[What you need to do]: Copy out the listing exactly.

[Data for this exercise]:
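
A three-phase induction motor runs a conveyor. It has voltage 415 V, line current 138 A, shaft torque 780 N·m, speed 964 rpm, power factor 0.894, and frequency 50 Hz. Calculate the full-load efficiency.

ω = 2π × 964/60 = 100.9 rad/s; P_out = τω = 780 × 100.9 = 78702 W
P_in = √3·V_L·I_L·cosφ = 1.732 × 415 × 138 × 0.894 = 88677 W
η = P_out / P_in = 78702 / 88677 = 0.888 = 88.8%

88.8 %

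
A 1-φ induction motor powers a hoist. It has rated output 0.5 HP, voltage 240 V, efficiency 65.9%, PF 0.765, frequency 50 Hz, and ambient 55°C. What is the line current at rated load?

3.08 A

P_out = 0.5 × 746 = 373 W
P_in = P_out / η = 373 / 0.659 = 566 W
I = P_in / (V·cosφ) = 566 / (240 × 0.765) = 3.08 A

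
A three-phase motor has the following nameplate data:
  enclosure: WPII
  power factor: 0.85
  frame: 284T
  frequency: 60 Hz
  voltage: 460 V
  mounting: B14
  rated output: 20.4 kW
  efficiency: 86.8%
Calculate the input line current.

34.7 A

P_out = 20.4 kW = 20400 W
P_in = P_out / η = 20400 / 0.868 = 23502 W
I_L = P_in / (√3·V_L·cosφ) = 23502 / (1.732 × 460 × 0.85) = 34.7 A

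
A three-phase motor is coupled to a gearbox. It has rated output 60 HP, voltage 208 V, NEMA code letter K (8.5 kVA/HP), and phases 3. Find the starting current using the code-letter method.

1420 A

S_LR = 8.5 × 60 = 510 kVA
I_LR = S_LR/(√3·V_L) = 510000/(1.732×208) = 1420 A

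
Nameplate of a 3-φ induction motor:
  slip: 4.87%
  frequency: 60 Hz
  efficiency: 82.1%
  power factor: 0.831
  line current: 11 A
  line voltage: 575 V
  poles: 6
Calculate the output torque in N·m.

62.5 N·m

P_in = √3·V·I·cosφ = 1.732 × 575 × 11 × 0.831 = 9104 W
P_out = η·P_in = 0.821 × 9104 = 7474 W
n_s = 120×60/6 = 1200 rpm; n = 1200×(1−0.0487) = 1142 rpm
ω = 2π×1142/60 = 119.6 rad/s
τ = P_out/ω = 7474/119.6 = 62.5 N·m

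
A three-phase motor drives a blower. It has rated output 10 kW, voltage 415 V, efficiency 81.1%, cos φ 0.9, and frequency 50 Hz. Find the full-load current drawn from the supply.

P_out = 10 kW = 10000 W
P_in = P_out / η = 10000 / 0.811 = 12330 W
I_L = P_in / (√3·V_L·cosφ) = 12330 / (1.732 × 415 × 0.9) = 19.1 A

19.1 A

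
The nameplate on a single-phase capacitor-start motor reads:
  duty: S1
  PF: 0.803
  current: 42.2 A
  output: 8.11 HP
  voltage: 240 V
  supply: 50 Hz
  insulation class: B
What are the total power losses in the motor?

P_in = V·I·cosφ = 240×42.2×0.803 = 8133 W
P_out = 8.11×746 = 6050 W
Losses = P_in − P_out = 8133 − 6050 = 2083 W

2.08 kW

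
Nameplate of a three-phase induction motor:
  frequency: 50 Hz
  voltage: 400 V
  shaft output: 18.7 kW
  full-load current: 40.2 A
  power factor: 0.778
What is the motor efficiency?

86.3 %

P_out = 18.7 kW = 18700 W
P_in = √3·V_L·I_L·cosφ = 1.732 × 400 × 40.2 × 0.778 = 21668 W
η = P_out / P_in = 18700 / 21668 = 0.863 = 86.3%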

[Answer]:
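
A three-phase induction motor runs a conveyor. It has voltage 415 V, line current 138 A, shaft torque 780 N·m, speed 964 rpm, power factor 0.894, and frequency 50 Hz. Calculate the full-load efficiency.

ω = 2π × 964/60 = 100.9 rad/s; P_out = τω = 780 × 100.9 = 78702 W
P_in = √3·V_L·I_L·cosφ = 1.732 × 415 × 138 × 0.894 = 88677 W
η = P_out / P_in = 78702 / 88677 = 0.888 = 88.8%

88.8 %

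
A 1-φ induction motor powers a hoist. It has rated output 0.5 HP, voltage 240 V, efficiency 65.9%, PF 0.765, frequency 50 Hz, and ambient 55°C. What is the line current at rated load?

3.08 A

P_out = 0.5 × 746 = 373 W
P_in = P_out / η = 373 / 0.659 = 566 W
I = P_in / (V·cosφ) = 566 / (240 × 0.765) = 3.08 A

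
A three-phase motor has the following nameplate data:
  enclosure: WPII
  power factor: 0.85
  frame: 284T
  frequency: 60 Hz
  voltage: 460 V
  mounting: B14
  rated output: 20.4 kW
  efficiency: 86.8%
Calculate the input line current.

34.7 A

P_out = 20.4 kW = 20400 W
P_in = P_out / η = 20400 / 0.868 = 23502 W
I_L = P_in / (√3·V_L·cosφ) = 23502 / (1.732 × 460 × 0.85) = 34.7 A

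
A three-phase motor is coupled to a gearbox. It has rated output 60 HP, voltage 208 V, NEMA code letter K (8.5 kVA/HP), and phases 3. Find the starting current using the code-letter method.

1420 A

S_LR = 8.5 × 60 = 510 kVA
I_LR = S_LR/(√3·V_L) = 510000/(1.732×208) = 1420 A

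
Nameplate of a 3-φ induction motor:
  slip: 4.87%
  frequency: 60 Hz
  efficiency: 82.1%
  power factor: 0.831
  line current: 11 A
  line voltage: 575 V
  poles: 6
Calculate the output torque in N·m.

62.5 N·m

P_in = √3·V·I·cosφ = 1.732 × 575 × 11 × 0.831 = 9104 W
P_out = η·P_in = 0.821 × 9104 = 7474 W
n_s = 120×60/6 = 1200 rpm; n = 1200×(1−0.0487) = 1142 rpm
ω = 2π×1142/60 = 119.6 rad/s
τ = P_out/ω = 7474/119.6 = 62.5 N·m

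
A three-phase motor drives a blower. It has rated output 10 kW, voltage 415 V, efficiency 81.1%, cos φ 0.9, and frequency 50 Hz. Find the full-load current drawn from the supply.

P_out = 10 kW = 10000 W
P_in = P_out / η = 10000 / 0.811 = 12330 W
I_L = P_in / (√3·V_L·cosφ) = 12330 / (1.732 × 415 × 0.9) = 19.1 A

19.1 A

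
The nameplate on a single-phase capacitor-start motor reads:
  duty: S1
  PF: 0.803
  current: 42.2 A
  output: 8.11 HP
  voltage: 240 V
  supply: 50 Hz
  insulation class: B
What are the total power losses in the motor?

P_in = V·I·cosφ = 240×42.2×0.803 = 8133 W
P_out = 8.11×746 = 6050 W
Losses = P_in − P_out = 8133 − 6050 = 2083 W

2.08 kW

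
Nameplate of a three-phase induction motor:
  frequency: 50 Hz
  voltage: 400 V
  shaft output: 18.7 kW
  full-load current: 40.2 A
  power factor: 0.778
What is the motor efficiency?

86.3 %

P_out = 18.7 kW = 18700 W
P_in = √3·V_L·I_L·cosφ = 1.732 × 400 × 40.2 × 0.778 = 21668 W
η = P_out / P_in = 18700 / 21668 = 0.863 = 86.3%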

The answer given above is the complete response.